▶ **Dataset entries**
■ ■ ■ ■ ■

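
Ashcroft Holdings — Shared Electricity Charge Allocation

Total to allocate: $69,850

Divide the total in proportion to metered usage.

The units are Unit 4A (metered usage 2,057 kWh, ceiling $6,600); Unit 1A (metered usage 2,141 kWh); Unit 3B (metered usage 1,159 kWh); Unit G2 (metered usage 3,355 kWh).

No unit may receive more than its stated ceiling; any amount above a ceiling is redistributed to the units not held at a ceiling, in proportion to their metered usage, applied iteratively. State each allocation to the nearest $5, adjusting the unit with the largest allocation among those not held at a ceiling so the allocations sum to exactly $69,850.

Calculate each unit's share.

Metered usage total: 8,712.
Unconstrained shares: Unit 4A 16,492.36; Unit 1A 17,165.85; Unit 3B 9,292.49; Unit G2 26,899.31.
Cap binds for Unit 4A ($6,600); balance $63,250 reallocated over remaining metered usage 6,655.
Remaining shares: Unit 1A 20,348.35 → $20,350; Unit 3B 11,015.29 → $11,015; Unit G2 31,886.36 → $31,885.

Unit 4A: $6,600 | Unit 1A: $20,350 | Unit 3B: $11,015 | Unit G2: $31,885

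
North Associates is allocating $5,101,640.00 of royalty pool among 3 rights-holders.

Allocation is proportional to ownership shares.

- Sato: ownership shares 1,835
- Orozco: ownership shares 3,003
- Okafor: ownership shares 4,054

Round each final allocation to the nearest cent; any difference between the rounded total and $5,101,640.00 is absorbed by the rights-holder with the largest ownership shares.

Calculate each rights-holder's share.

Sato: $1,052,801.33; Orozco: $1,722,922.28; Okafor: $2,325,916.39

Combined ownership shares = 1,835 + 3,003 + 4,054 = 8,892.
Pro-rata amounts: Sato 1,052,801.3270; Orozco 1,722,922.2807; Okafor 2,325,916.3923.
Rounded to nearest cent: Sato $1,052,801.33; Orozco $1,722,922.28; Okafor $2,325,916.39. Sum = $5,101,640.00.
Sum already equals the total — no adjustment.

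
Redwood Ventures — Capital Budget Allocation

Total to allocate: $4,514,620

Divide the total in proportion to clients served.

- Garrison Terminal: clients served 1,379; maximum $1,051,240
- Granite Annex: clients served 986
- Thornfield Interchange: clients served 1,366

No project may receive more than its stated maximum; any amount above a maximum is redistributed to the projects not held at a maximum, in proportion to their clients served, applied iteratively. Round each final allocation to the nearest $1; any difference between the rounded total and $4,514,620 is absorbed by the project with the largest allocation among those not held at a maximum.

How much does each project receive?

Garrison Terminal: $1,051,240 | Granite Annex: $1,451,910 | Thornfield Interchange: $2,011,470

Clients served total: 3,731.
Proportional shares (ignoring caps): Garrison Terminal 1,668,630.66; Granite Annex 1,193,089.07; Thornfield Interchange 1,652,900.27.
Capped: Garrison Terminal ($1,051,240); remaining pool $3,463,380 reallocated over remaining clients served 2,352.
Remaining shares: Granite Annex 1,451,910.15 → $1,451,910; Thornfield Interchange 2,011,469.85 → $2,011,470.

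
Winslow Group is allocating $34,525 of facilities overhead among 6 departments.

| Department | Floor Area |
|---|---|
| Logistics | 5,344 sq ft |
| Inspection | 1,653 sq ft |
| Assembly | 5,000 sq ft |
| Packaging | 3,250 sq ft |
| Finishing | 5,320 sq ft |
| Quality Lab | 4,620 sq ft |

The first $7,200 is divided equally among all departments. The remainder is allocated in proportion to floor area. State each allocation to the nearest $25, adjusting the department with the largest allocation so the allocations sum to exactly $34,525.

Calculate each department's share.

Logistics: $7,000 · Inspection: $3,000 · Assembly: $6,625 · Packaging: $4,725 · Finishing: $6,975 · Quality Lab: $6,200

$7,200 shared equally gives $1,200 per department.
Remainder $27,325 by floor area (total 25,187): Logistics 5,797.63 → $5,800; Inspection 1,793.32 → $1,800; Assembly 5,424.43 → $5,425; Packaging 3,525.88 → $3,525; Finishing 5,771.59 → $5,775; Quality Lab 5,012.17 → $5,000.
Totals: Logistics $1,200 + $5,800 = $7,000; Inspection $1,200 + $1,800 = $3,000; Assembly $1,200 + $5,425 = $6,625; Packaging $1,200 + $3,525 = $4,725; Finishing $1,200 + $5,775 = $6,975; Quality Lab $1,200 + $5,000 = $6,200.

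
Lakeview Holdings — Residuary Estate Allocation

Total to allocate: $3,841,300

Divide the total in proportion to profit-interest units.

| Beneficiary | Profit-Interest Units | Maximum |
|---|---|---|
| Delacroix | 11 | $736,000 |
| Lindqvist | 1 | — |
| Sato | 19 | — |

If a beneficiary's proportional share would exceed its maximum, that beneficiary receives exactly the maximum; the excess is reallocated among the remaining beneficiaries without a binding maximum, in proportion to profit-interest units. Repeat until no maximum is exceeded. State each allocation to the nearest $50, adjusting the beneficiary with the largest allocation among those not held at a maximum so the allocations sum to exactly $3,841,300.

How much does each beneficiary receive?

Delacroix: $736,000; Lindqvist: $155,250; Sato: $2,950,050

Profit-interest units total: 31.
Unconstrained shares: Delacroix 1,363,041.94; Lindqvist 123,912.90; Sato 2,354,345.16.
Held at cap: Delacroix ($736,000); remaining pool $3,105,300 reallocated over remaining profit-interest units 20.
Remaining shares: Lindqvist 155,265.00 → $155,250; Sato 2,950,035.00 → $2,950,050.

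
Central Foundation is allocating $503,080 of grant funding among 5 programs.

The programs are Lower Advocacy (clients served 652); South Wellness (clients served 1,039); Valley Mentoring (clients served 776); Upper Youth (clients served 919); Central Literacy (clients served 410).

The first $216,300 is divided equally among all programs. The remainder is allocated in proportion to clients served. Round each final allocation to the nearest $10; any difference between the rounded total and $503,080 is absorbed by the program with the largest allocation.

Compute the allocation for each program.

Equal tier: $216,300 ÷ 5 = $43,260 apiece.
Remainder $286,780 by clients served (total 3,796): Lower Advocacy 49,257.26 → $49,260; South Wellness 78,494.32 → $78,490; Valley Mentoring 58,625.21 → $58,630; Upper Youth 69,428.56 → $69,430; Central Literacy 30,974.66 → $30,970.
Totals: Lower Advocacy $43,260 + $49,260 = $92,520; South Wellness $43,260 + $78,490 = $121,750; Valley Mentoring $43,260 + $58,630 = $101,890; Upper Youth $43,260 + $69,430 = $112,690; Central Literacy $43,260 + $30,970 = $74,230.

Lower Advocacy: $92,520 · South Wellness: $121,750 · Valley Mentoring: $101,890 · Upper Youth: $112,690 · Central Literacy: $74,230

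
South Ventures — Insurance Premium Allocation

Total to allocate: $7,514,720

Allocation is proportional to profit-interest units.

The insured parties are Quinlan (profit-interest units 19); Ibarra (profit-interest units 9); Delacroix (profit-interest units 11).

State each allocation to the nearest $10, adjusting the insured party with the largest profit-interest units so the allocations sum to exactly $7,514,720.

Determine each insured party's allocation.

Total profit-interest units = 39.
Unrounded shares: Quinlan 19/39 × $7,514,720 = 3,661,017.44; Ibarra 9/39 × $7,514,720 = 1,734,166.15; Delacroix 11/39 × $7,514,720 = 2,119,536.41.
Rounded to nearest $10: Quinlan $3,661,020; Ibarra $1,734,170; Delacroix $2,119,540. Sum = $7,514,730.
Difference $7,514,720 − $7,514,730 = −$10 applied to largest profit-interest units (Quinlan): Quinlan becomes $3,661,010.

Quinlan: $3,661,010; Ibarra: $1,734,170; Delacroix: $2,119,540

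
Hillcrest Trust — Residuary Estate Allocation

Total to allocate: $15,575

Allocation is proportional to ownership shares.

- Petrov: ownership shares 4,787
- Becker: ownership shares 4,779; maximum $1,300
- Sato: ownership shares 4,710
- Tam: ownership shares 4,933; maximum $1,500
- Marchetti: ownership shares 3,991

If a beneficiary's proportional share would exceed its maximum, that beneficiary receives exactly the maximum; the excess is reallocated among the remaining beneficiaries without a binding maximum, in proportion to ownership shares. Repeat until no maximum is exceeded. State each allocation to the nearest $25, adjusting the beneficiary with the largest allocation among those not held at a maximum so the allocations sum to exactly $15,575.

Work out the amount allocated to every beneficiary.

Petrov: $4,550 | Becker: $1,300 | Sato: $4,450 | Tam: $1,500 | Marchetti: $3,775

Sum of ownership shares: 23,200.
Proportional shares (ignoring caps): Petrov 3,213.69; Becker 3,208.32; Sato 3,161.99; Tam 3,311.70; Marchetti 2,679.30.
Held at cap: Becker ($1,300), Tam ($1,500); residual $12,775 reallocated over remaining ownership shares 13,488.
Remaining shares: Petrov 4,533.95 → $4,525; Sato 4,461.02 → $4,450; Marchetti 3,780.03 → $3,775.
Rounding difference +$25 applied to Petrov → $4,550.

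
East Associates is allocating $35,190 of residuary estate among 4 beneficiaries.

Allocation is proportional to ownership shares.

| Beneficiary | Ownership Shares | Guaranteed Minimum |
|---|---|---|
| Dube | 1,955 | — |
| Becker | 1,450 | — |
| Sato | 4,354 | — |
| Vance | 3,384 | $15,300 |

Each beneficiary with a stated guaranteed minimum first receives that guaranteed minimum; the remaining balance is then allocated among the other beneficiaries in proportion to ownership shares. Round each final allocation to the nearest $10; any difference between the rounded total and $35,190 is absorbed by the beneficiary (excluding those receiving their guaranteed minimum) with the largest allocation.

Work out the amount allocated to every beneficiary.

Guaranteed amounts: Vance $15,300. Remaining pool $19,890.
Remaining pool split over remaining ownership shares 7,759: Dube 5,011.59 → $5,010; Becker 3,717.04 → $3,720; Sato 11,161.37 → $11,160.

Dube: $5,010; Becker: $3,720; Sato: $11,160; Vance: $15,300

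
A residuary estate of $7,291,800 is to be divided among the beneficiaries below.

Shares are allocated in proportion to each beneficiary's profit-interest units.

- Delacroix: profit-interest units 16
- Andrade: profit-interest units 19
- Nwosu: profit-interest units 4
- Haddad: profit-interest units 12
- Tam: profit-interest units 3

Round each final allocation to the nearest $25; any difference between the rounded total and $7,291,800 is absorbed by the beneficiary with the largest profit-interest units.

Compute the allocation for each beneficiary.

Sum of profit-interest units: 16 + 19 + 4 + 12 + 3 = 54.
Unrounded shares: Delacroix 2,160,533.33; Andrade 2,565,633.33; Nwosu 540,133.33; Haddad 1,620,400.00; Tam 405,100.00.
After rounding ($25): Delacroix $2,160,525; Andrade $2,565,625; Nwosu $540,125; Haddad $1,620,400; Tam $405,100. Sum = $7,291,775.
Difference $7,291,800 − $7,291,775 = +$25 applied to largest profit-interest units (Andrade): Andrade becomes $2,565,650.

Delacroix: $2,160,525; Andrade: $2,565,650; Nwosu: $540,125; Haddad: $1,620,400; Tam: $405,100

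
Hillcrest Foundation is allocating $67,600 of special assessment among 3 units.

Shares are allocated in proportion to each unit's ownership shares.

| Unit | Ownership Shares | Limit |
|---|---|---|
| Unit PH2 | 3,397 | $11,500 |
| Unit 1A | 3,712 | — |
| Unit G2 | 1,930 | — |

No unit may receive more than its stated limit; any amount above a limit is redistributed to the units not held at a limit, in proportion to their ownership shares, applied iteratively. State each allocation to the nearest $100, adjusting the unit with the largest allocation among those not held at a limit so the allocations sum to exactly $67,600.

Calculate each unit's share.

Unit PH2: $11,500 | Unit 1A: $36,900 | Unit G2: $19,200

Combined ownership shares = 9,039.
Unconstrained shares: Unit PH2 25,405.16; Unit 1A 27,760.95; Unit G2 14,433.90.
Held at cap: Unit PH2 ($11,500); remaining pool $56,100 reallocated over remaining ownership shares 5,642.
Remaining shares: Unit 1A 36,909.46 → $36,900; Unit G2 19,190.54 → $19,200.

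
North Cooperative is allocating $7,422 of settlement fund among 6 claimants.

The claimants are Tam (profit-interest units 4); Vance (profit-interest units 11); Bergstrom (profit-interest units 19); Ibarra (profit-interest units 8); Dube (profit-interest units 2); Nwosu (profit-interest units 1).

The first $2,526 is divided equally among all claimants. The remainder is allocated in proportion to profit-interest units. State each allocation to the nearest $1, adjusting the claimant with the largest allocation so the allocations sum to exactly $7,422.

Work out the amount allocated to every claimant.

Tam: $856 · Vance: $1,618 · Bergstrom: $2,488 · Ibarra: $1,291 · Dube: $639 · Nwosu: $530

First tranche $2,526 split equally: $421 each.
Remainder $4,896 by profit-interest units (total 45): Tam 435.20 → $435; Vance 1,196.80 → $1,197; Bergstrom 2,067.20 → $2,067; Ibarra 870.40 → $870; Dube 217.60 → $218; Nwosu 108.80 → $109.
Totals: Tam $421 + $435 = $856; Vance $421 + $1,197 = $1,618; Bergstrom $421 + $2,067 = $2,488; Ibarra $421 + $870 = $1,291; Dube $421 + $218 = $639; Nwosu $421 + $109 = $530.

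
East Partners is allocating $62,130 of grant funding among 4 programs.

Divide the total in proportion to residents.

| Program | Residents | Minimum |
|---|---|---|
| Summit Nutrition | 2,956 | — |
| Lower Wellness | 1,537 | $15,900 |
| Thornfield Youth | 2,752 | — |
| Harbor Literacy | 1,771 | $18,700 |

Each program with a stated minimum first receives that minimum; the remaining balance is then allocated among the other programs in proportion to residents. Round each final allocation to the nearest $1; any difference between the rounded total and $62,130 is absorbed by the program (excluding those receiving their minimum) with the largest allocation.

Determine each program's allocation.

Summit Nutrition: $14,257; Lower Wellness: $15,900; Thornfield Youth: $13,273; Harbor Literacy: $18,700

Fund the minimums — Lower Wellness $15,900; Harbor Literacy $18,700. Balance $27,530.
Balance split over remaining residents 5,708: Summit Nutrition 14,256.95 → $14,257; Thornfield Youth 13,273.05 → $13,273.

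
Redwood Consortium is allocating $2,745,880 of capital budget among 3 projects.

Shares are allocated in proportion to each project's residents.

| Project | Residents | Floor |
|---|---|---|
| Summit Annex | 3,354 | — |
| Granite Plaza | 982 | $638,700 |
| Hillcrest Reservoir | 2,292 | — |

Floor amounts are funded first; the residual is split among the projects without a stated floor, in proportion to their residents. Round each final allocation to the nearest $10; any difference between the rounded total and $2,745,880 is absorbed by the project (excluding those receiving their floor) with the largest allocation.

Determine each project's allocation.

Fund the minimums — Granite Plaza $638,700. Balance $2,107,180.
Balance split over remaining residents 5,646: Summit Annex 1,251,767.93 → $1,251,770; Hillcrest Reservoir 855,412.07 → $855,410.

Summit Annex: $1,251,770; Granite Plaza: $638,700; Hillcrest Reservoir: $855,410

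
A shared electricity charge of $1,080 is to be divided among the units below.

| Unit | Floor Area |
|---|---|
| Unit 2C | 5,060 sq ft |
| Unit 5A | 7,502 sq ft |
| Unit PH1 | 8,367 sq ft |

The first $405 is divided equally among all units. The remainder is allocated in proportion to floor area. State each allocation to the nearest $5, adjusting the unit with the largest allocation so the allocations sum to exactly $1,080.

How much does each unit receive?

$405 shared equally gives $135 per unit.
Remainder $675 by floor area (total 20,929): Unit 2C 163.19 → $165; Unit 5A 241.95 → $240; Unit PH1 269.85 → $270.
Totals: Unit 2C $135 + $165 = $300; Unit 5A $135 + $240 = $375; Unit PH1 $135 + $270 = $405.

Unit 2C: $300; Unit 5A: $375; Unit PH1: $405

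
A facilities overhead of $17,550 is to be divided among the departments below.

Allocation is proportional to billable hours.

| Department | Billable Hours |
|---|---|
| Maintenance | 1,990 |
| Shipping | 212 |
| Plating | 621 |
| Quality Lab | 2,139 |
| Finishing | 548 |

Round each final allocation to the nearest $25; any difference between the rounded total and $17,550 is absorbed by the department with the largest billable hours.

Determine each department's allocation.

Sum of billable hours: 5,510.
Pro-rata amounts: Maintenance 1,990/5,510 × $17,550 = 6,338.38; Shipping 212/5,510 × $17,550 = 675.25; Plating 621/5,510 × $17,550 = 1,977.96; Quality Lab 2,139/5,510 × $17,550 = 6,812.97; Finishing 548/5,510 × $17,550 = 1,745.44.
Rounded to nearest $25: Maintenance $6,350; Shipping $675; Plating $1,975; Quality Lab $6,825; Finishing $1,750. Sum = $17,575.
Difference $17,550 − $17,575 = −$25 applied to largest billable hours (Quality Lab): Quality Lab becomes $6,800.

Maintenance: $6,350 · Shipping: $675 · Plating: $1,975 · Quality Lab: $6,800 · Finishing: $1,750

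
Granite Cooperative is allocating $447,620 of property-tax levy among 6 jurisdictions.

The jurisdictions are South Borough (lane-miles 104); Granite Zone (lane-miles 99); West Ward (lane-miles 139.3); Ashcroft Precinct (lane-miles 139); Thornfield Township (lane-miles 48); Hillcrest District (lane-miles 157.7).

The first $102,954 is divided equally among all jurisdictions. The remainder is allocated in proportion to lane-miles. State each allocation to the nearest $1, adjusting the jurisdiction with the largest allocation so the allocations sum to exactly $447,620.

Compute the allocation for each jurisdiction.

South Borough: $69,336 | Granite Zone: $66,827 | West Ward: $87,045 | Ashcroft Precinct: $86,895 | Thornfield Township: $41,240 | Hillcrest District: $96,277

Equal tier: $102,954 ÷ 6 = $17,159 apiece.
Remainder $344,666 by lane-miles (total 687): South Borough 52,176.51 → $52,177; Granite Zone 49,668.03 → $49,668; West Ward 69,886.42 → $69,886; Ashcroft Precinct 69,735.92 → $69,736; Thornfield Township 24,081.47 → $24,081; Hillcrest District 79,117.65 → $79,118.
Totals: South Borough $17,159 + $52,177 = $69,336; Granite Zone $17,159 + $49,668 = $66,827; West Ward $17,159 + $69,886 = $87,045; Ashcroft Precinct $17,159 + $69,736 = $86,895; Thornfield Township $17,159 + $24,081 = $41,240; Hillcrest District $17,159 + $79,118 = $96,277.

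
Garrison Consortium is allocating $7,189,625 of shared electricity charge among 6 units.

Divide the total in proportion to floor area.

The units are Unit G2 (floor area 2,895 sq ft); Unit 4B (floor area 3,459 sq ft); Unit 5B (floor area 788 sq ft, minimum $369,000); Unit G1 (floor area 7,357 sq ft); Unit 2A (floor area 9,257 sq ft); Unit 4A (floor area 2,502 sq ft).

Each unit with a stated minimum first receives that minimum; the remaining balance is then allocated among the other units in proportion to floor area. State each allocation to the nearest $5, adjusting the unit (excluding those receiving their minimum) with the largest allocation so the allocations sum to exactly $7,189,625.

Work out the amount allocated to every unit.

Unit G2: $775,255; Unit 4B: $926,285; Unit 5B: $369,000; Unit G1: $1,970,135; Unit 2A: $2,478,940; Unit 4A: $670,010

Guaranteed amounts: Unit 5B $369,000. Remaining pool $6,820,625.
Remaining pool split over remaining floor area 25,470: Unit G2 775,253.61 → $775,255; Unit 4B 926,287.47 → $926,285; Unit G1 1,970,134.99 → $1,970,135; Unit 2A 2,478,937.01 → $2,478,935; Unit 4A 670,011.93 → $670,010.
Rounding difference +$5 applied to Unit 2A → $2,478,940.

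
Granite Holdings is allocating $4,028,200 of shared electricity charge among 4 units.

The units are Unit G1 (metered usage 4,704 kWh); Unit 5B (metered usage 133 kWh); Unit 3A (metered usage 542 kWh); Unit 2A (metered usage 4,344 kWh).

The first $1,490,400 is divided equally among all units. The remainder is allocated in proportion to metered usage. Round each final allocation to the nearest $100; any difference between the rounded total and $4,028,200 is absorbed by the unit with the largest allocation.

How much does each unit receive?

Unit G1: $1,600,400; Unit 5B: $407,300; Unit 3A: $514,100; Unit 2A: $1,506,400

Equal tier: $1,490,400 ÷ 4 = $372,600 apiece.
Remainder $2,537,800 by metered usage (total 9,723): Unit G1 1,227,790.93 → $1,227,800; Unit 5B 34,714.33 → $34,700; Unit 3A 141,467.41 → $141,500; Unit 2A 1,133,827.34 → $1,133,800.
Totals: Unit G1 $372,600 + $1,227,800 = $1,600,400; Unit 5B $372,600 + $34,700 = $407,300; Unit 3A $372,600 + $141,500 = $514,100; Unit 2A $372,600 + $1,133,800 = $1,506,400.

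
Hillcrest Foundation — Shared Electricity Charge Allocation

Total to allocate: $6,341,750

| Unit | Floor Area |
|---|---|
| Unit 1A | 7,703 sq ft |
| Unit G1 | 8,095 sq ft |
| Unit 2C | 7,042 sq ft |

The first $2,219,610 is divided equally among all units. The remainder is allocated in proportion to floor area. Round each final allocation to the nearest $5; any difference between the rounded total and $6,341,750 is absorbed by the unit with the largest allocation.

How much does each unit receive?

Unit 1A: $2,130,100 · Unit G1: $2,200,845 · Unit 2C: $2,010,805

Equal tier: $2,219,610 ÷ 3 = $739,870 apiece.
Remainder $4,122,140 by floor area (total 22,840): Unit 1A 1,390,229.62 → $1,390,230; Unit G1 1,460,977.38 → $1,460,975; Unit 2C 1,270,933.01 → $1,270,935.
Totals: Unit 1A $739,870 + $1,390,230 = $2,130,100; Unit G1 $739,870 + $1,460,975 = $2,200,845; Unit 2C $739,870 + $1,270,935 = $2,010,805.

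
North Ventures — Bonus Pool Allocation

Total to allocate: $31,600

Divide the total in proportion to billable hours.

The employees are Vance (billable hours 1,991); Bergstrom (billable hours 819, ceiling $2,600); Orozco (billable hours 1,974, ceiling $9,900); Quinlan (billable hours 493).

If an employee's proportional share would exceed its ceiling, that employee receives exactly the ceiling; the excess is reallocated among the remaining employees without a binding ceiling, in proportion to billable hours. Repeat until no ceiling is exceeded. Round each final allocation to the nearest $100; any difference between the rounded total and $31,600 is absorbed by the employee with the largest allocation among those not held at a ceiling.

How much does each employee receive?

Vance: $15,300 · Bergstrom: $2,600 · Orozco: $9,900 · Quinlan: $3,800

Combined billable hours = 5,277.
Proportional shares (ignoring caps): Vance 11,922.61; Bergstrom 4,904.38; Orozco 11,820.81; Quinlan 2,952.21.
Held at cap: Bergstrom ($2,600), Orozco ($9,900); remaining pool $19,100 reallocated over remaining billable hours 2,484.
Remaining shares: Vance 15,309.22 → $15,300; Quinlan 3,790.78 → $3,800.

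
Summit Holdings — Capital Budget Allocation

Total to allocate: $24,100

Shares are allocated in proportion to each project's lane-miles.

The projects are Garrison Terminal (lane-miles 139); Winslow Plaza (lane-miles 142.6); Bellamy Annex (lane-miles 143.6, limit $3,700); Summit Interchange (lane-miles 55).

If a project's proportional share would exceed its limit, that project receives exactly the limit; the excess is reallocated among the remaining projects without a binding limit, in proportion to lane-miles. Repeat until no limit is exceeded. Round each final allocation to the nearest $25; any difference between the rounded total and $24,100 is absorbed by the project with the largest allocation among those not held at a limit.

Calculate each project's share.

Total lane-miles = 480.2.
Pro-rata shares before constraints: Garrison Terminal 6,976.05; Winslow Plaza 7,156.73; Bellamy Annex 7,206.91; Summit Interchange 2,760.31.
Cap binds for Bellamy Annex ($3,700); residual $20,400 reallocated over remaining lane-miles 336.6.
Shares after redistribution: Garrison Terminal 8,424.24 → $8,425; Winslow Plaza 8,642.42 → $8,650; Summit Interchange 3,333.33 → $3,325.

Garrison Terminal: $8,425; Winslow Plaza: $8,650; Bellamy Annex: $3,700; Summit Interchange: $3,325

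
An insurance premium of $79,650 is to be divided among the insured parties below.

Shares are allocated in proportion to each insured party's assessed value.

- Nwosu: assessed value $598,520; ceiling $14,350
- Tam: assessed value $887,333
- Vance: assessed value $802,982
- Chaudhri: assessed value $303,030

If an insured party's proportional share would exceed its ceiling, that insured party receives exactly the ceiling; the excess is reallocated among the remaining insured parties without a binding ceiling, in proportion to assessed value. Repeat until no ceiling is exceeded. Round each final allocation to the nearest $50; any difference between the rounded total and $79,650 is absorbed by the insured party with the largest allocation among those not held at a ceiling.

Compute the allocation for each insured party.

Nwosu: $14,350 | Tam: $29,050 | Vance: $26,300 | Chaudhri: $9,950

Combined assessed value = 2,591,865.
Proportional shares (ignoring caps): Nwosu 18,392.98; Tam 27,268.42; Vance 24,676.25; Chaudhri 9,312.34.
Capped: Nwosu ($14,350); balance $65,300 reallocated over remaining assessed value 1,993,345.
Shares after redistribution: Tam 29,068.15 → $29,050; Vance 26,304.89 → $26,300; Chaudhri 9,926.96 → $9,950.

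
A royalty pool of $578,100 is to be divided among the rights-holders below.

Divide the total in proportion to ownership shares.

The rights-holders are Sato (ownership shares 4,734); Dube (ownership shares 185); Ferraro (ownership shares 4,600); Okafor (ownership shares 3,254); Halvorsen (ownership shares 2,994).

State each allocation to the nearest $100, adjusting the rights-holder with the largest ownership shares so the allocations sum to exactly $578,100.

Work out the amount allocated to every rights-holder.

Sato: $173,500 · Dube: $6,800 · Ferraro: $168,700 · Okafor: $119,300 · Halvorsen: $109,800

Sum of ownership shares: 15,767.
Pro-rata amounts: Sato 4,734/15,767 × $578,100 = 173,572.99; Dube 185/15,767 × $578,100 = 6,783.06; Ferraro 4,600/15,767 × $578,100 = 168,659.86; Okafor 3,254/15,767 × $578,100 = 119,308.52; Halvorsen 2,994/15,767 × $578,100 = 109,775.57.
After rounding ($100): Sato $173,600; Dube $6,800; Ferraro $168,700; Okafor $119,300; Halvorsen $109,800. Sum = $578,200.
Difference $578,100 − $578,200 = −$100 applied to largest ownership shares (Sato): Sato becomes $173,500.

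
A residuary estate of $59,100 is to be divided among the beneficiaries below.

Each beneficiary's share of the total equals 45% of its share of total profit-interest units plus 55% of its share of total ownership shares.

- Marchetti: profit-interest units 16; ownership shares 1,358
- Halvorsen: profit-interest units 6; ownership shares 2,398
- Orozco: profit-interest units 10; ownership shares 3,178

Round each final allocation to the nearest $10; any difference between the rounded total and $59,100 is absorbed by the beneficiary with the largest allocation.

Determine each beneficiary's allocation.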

■ ■ ■ ■ ■

▶ **Requirement**
As the answer, set down only the lines from the data above between the one holding "7,502 sq ft |" and the one holding "The first $405", inclusive, exactly as they read.

▶ **Answer section**
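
| Unit 5A | 7,502 sq ft |
| Unit PH1 | 8,367 sq ft |

The first $405 is divided equally among all units. The remainder is allocated in proportion to floor area. State each allocation to the nearest $5, adjusting the unit with the largest allocation so the allocations sum to exactly $1,080.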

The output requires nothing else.